*** Opening The data ***
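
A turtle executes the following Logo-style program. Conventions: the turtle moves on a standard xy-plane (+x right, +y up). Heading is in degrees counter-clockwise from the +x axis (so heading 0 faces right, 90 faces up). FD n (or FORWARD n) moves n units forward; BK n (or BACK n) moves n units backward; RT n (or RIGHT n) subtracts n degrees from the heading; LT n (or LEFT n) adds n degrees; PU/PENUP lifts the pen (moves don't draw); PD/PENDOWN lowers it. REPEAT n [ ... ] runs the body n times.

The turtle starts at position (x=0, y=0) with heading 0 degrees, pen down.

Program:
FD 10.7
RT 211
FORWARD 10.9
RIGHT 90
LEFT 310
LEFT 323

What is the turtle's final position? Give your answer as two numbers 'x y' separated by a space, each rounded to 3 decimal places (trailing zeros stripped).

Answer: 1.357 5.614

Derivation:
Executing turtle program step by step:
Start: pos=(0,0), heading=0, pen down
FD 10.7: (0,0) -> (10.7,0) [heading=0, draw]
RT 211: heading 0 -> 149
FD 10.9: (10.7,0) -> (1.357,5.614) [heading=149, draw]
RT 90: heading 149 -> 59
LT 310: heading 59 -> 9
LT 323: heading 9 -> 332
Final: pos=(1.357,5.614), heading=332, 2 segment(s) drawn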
*** Closing The data ***
What needs to be done: Some lines contain the word "LEFT". Pull each one out of the listing.

Answer to the exercise:
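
A turtle executes the following Logo-style program. Conventions: the turtle moves on a standard xy-plane (+x right, +y up). Heading is in degrees counter-clockwise from the +x axis (so heading 0 faces right, 90 faces up). FD n (or FORWARD n) moves n units forward; BK n (or BACK n) moves n units backward; RT n (or RIGHT n) subtracts n degrees from the heading; LT n (or LEFT n) adds n degrees; PU/PENUP lifts the pen (moves don't draw); PD/PENDOWN lowers it. REPEAT n [ ... ] runs the body n times.
LEFT 310
LEFT 323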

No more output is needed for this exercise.